== Information given ==

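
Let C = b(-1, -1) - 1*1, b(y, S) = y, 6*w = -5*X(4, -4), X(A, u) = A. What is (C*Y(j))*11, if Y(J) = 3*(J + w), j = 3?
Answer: 22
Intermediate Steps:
w = -10/3 (w = (-5*4)/6 = (⅙)*(-20) = -10/3 ≈ -3.3333)
Y(J) = -10 + 3*J (Y(J) = 3*(J - 10/3) = 3*(-10/3 + J) = -10 + 3*J)
C = -2 (C = -1 - 1*1 = -1 - 1 = -2)
(C*Y(j))*11 = -2*(-10 + 3*3)*11 = -2*(-10 + 9)*11 = -2*(-1)*11 = 2*11 = 22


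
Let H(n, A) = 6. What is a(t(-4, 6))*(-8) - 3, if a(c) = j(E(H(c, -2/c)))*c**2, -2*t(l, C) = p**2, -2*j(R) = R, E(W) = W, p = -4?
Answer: 1533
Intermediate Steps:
j(R) = -R/2
t(l, C) = -8 (t(l, C) = -1/2*(-4)**2 = -1/2*16 = -8)
a(c) = -3*c**2 (a(c) = (-1/2*6)*c**2 = -3*c**2)
a(t(-4, 6))*(-8) - 3 = -3*(-8)**2*(-8) - 3 = -3*64*(-8) - 3 = -192*(-8) - 3 = 1536 - 3 = 1533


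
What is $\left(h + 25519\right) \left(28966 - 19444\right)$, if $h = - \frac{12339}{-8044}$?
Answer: $\frac{977372240175}{4022} \approx 2.4301 \cdot 10^{8}$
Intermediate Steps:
$h = \frac{12339}{8044}$ ($h = \left(-12339\right) \left(- \frac{1}{8044}\right) = \frac{12339}{8044} \approx 1.5339$)
$\left(h + 25519\right) \left(28966 - 19444\right) = \left(\frac{12339}{8044} + 25519\right) \left(28966 - 19444\right) = \frac{205287175}{8044} \cdot 9522 = \frac{977372240175}{4022}$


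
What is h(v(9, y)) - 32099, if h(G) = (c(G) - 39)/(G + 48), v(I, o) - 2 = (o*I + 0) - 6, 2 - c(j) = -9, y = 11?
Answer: -4590185/143 ≈ -32099.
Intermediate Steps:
c(j) = 11 (c(j) = 2 - 1*(-9) = 2 + 9 = 11)
v(I, o) = -4 + I*o (v(I, o) = 2 + ((o*I + 0) - 6) = 2 + ((I*o + 0) - 6) = 2 + (I*o - 6) = 2 + (-6 + I*o) = -4 + I*o)
h(G) = -28/(48 + G) (h(G) = (11 - 39)/(G + 48) = -28/(48 + G))
h(v(9, y)) - 32099 = -28/(48 + (-4 + 9*11)) - 32099 = -28/(48 + (-4 + 99)) - 32099 = -28/(48 + 95) - 32099 = -28/143 - 32099 = -4590185/143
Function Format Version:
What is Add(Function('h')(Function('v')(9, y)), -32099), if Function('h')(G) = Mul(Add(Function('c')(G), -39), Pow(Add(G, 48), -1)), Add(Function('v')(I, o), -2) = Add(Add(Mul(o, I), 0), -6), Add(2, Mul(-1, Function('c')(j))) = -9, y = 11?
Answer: Rational(-4590185, 143) ≈ -32099.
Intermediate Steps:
Function('c')(j) = 11 (Function('c')(j) = Add(2, Mul(-1, -9)) = Add(2, 9) = 11)
Function('v')(I, o) = Add(-4, Mul(I, o)) (Function('v')(I, o) = Add(2, Add(Add(Mul(o, I), 0), -6)) = Add(2, Add(Add(Mul(I, o), 0), -6)) = Add(2, Add(Mul(I, o), -6)) = Add(2, Add(-6, Mul(I, o))) = Add(-4, Mul(I, o)))
Function('h')(G) = Mul(-28, Pow(Add(48, G), -1)) (Function('h')(G) = Mul(Add(11, -39), Pow(Add(G, 48), -1)) = Mul(-28, Pow(Add(48, G), -1)))
Add(Function('h')(Function('v')(9, y)), -32099) = Add(Mul(-28, Pow(Add(48, Add(-4, Mul(9, 11))), -1)), -32099) = Add(Mul(-28, Pow(Add(48, Add(-4, 99)), -1)), -32099) = Add(Mul(-28, Pow(Add(48, 95), -1)), -32099) = Add(Mul(-28, Pow(143, -1)), -32099) = Add(Mul(-28, Rational(1, 143)), -32099) = Add(Rational(-28, 143), -32099) = Rational(-4590185, 143)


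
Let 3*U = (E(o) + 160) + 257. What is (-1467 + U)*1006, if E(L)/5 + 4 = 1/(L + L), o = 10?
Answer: -8055545/6 ≈ -1.3426e+6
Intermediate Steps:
E(L) = -20 + 5/(2*L) (E(L) = -20 + 5/(L + L) = -20 + 5/((2*L)) = -20 + 5*(1/(2*L)) = -20 + 5/(2*L))
U = 1589/12 (U = (((-20 + (5/2)/10) + 160) + 257)/3 = (((-20 + (5/2)*(⅒)) + 160) + 257)/3 = (((-20 + ¼) + 160) + 257)/3 = ((-79/4 + 160) + 257)/3 = (561/4 + 257)/3 = (⅓)*(1589/4) = 1589/12 ≈ 132.42)
(-1467 + U)*1006 = (-1467 + 1589/12)*1006 = -16015/12*1006 = -8055545/6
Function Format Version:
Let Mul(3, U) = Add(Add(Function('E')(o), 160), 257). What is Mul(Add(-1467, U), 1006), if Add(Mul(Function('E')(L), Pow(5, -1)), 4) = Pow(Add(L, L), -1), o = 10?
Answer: Rational(-8055545, 6) ≈ -1.3426e+6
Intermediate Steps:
Function('E')(L) = Add(-20, Mul(Rational(5, 2), Pow(L, -1))) (Function('E')(L) = Add(-20, Mul(5, Pow(Add(L, L), -1))) = Add(-20, Mul(5, Pow(Mul(2, L), -1))) = Add(-20, Mul(5, Mul(Rational(1, 2), Pow(L, -1)))) = Add(-20, Mul(Rational(5, 2), Pow(L, -1))))
U = Rational(1589, 12) (U = Mul(Rational(1, 3), Add(Add(Add(-20, Mul(Rational(5, 2), Pow(10, -1))), 160), 257)) = Mul(Rational(1, 3), Add(Add(Add(-20, Mul(Rational(5, 2), Rational(1, 10))), 160), 257)) = Mul(Rational(1, 3), Add(Add(Add(-20, Rational(1, 4)), 160), 257)) = Mul(Rational(1, 3), Add(Add(Rational(-79, 4), 160), 257)) = Mul(Rational(1, 3), Add(Rational(561, 4), 257)) = Mul(Rational(1, 3), Rational(1589, 4)) = Rational(1589, 12) ≈ 132.42)
Mul(Add(-1467, U), 1006) = Mul(Add(-1467, Rational(1589, 12)), 1006) = Mul(Rational(-16015, 12), 1006) = Rational(-8055545, 6)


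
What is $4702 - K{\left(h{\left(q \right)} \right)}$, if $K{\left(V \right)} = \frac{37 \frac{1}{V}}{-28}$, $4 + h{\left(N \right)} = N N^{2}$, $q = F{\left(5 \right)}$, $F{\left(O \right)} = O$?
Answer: $\frac{15930413}{3388} \approx 4702.0$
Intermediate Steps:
$q = 5$
$h{\left(N \right)} = -4 + N^{3}$ ($h{\left(N \right)} = -4 + N N^{2} = -4 + N^{3}$)
$K{\left(V \right)} = - \frac{37}{28 V}$ ($K{\left(V \right)} = \frac{37}{V} \left(- \frac{1}{28}\right) = - \frac{37}{28 V}$)
$4702 - K{\left(h{\left(q \right)} \right)} = 4702 - - \frac{37}{28 \left(-4 + 5^{3}\right)} = 4702 - - \frac{37}{28 \left(-4 + 125\right)} = 4702 - - \frac{37}{28 \cdot 121} = 4702 - \left(- \frac{37}{28}\right) \frac{1}{121} = 4702 - - \frac{37}{3388} = 4702 + \frac{37}{3388} = \frac{15930413}{3388}$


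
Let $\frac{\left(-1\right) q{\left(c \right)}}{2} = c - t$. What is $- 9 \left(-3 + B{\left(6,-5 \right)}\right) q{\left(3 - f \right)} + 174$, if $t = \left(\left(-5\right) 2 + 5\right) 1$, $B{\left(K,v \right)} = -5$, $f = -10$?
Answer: $-2418$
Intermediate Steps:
$t = -5$ ($t = \left(-10 + 5\right) 1 = \left(-5\right) 1 = -5$)
$q{\left(c \right)} = -10 - 2 c$ ($q{\left(c \right)} = - 2 \left(c - -5\right) = - 2 \left(c + 5\right) = - 2 \left(5 + c\right) = -10 - 2 c$)
$- 9 \left(-3 + B{\left(6,-5 \right)}\right) q{\left(3 - f \right)} + 174 = - 9 \left(-3 - 5\right) \left(-10 - 2 \left(3 - -10\right)\right) + 174 = \left(-9\right) \left(-8\right) \left(-10 - 2 \left(3 + 10\right)\right) + 174 = 72 \left(-10 - 26\right) + 174 = 72 \left(-36\right) + 174 = -2592 + 174 = -2418$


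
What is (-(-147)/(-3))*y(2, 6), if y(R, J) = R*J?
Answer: -588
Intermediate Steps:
y(R, J) = J*R
(-(-147)/(-3))*y(2, 6) = (-(-147)/(-3))*(6*2) = -(-147)*(-1)/3*12 = -21*7/3*12 = -49*12 = -588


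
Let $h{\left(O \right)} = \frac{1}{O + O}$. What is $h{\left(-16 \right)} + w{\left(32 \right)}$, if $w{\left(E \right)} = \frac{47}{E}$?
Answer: $\frac{23}{16} \approx 1.4375$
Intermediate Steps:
$h{\left(O \right)} = \frac{1}{2 O}$
$h{\left(-16 \right)} + w{\left(32 \right)} = \frac{1}{2 \left(-16\right)} + \frac{47}{32} = \frac{1}{2} \left(- \frac{1}{16}\right) + 47 \cdot \frac{1}{32} = - \frac{1}{32} + \frac{47}{32} = \frac{23}{16}$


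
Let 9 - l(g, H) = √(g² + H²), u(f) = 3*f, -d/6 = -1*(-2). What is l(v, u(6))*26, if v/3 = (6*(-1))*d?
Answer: 234 - 468*√145 ≈ -5401.5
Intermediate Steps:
d = -12 (d = -(-6)*(-2) = -6*2 = -12)
v = 216 (v = 3*((6*(-1))*(-12)) = 3*(-6*(-12)) = 3*72 = 216)
l(g, H) = 9 - √(H² + g²) (l(g, H) = 9 - √(g² + H²) = 9 - √(H² + g²))
l(v, u(6))*26 = (9 - √((3*6)² + 216²))*26 = (9 - √(18² + 46656))*26 = (9 - √(324 + 46656))*26 = (9 - √46980)*26 = (9 - 18*√145)*26 = 234 - 468*√145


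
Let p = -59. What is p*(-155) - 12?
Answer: 9133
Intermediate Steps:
p*(-155) - 12 = -59*(-155) - 12 = 9145 - 12 = 9133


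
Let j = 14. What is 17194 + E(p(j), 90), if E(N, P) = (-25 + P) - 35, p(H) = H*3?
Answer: 17224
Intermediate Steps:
p(H) = 3*H
E(N, P) = -60 + P
17194 + E(p(j), 90) = 17194 + (-60 + 90) = 17194 + 30 = 17224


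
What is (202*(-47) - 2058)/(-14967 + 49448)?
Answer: -11552/34481 ≈ -0.33502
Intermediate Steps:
(202*(-47) - 2058)/(-14967 + 49448) = (-9494 - 2058)/34481 = -11552*1/34481 = -11552/34481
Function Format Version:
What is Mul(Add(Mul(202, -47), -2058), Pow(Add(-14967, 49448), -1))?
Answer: Rational(-11552, 34481) ≈ -0.33502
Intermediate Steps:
Mul(Add(Mul(202, -47), -2058), Pow(Add(-14967, 49448), -1)) = Mul(Add(-9494, -2058), Pow(34481, -1)) = Mul(-11552, Rational(1, 34481)) = Rational(-11552, 34481)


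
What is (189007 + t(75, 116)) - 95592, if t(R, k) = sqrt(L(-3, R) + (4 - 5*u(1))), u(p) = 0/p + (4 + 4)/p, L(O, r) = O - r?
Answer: 93415 + I*sqrt(114) ≈ 93415.0 + 10.677*I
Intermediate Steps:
u(p) = 8/p (u(p) = 0 + 8/p = 8/p)
t(R, k) = sqrt(-39 - R) (t(R, k) = sqrt((-3 - R) + (4 - 40/1)) = sqrt((-3 - R) + (4 - 40)) = sqrt((-3 - R) - 36) = sqrt(-39 - R))
(189007 + t(75, 116)) - 95592 = (189007 + sqrt(-39 - 1*75)) - 95592 = (189007 + sqrt(-39 - 75)) - 95592 = (189007 + sqrt(-114)) - 95592 = (189007 + I*sqrt(114)) - 95592 = 93415 + I*sqrt(114)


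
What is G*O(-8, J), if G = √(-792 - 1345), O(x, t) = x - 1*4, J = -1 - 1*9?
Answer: -12*I*√2137 ≈ -554.73*I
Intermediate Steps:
J = -10 (J = -1 - 9 = -10)
O(x, t) = -4 + x (O(x, t) = x - 4 = -4 + x)
G = I*√2137 (G = √(-2137) = I*√2137 ≈ 46.228*I)
G*O(-8, J) = (I*√2137)*(-4 - 8) = (I*√2137)*(-12) = -12*I*√2137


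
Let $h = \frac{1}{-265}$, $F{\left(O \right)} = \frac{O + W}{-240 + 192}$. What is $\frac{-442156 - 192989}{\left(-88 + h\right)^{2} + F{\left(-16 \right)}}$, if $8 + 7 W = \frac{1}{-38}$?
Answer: $- \frac{569491839756000}{6944440211713} \approx -82.007$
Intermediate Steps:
$W = - \frac{305}{266}$ ($W = - \frac{8}{7} + \frac{1}{7 \left(-38\right)} = - \frac{8}{7} + \frac{1}{7} \left(- \frac{1}{38}\right) = - \frac{8}{7} - \frac{1}{266} = - \frac{305}{266} \approx -1.1466$)
$F{\left(O \right)} = \frac{305}{12768} - \frac{O}{48}$ ($F{\left(O \right)} = \frac{O - \frac{305}{266}}{-240 + 192} = \frac{- \frac{305}{266} + O}{-48} = \left(- \frac{305}{266} + O\right) \left(- \frac{1}{48}\right) = \frac{305}{12768} - \frac{O}{48}$)
$h = - \frac{1}{265} \approx -0.0037736$
$\frac{-442156 - 192989}{\left(-88 + h\right)^{2} + F{\left(-16 \right)}} = \frac{-442156 - 192989}{\left(-88 - \frac{1}{265}\right)^{2} + \left(\frac{305}{12768} - - \frac{1}{3}\right)} = - \frac{635145}{\left(- \frac{23321}{265}\right)^{2} + \left(\frac{305}{12768} + \frac{1}{3}\right)} = - \frac{635145}{\frac{543869041}{70225} + \frac{4561}{12768}} = - \frac{635145}{\frac{6944440211713}{896632800}} = \left(-635145\right) \frac{896632800}{6944440211713} = - \frac{569491839756000}{6944440211713}$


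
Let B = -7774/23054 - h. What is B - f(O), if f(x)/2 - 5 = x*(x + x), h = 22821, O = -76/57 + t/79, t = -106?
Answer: -14800912414504/647460063 ≈ -22860.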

===

About this exercise – Taking the entries above, write out exactly the lines starting with the line containing "Answer: 93415 +" and going on through the line containing "What is G*O(-8, J), if", both included, and nothing else.

Answer section –
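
Answer: 93415 + I*sqrt(114) ≈ 93415.0 + 10.677*I
Intermediate Steps:
u(p) = 8/p (u(p) = 0 + 8/p = 8/p)
t(R, k) = sqrt(-39 - R) (t(R, k) = sqrt((-3 - R) + (4 - 40/1)) = sqrt((-3 - R) + (4 - 40)) = sqrt((-3 - R) - 36) = sqrt(-39 - R))
(189007 + t(75, 116)) - 95592 = (189007 + sqrt(-39 - 1*75)) - 95592 = (189007 + sqrt(-39 - 75)) - 95592 = (189007 + sqrt(-114)) - 95592 = (189007 + I*sqrt(114)) - 95592 = 93415 + I*sqrt(114)


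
What is G*O(-8, J), if G = √(-792 - 1345), O(x, t) = x - 1*4, J = -1 - 1*9?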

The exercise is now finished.